» **The data**:
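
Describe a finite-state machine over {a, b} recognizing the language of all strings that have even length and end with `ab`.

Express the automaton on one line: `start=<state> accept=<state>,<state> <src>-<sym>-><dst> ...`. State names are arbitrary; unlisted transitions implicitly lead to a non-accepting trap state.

start=S0 accept=S4 S0-a->S1 S0-b->S2 S1-a->S3 S1-b->S4 S2-a->S3 S2-b->S0 S3-a->S1 S3-b->S5 S4-a->S1 S4-b->S2 S5-a->S3 S5-b->S0

Handle the two conditions separately and then intersect. One (2 states) tracks the input length modulo 2; the other (3 states) tracks how much of the suffix `ab` has currently been matched. Each combined state is a pair, one component from each; accept when both components accept.
With 6 states:
        a   b  
>  S0   S1  S2 
   S1   S3  S4 
   S2   S3  S0 
   S3   S1  S5 
 * S4   S1  S2 
   S5   S3  S0 
(> = start, * = accepting)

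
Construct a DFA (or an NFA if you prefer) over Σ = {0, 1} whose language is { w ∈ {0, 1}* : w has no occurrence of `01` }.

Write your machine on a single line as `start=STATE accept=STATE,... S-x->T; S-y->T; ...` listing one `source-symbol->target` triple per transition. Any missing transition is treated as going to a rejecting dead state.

This is the complement of 'contains `01`'. Use the same substring-matching states — q0 through q2 holding how much of `01` has just been matched — but flip the accepting set: everything except the trap q2 accepts.
        0   1  
>* q0   q1  q0 
 * q1   q1  q2 
   q2   q2  q2 
(> = start, * = accepting)

start=q0; accept=q0,q1; q0-0->q1; q0-1->q0; q1-0->q1; q1-1->q2; q2-0->q2; q2-1->q2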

» **Task brief**: Please print all the data again exactly as given.

» **Finished task**:
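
Describe a finite-state machine over {a, b} recognizing the language of all strings that have even length and end with `ab`.

Express the automaton on one line: `start=<state> accept=<state>,<state> <src>-<sym>-><dst> ...`. State names are arbitrary; unlisted transitions implicitly lead to a non-accepting trap state.

start=S0 accept=S4 S0-a->S1 S0-b->S2 S1-a->S3 S1-b->S4 S2-a->S3 S2-b->S0 S3-a->S1 S3-b->S5 S4-a->S1 S4-b->S2 S5-a->S3 S5-b->S0

Handle the two conditions separately and then intersect. One (2 states) tracks the input length modulo 2; the other (3 states) tracks how much of the suffix `ab` has currently been matched. Each combined state is a pair, one component from each; accept when both components accept.
With 6 states:
        a   b  
>  S0   S1  S2 
   S1   S3  S4 
   S2   S3  S0 
   S3   S1  S5 
 * S4   S1  S2 
   S5   S3  S0 
(> = start, * = accepting)

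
Construct a DFA (or an NFA if you prefer) over Σ = {0, 1} whose language is { w ∈ {0, 1}* : w has no occurrence of `01` }.

Write your machine on a single line as `start=STATE accept=STATE,... S-x->T; S-y->T; ...` listing one `source-symbol->target` triple per transition. Any missing transition is treated as going to a rejecting dead state.

This is the complement of 'contains `01`'. Use the same substring-matching states — q0 through q2 holding how much of `01` has just been matched — but flip the accepting set: everything except the trap q2 accepts.
        0   1  
>* q0   q1  q0 
 * q1   q1  q2 
   q2   q2  q2 
(> = start, * = accepting)

start=q0; accept=q0,q1; q0-0->q1; q0-1->q0; q1-0->q1; q1-1->q2; q2-0->q2; q2-1->q2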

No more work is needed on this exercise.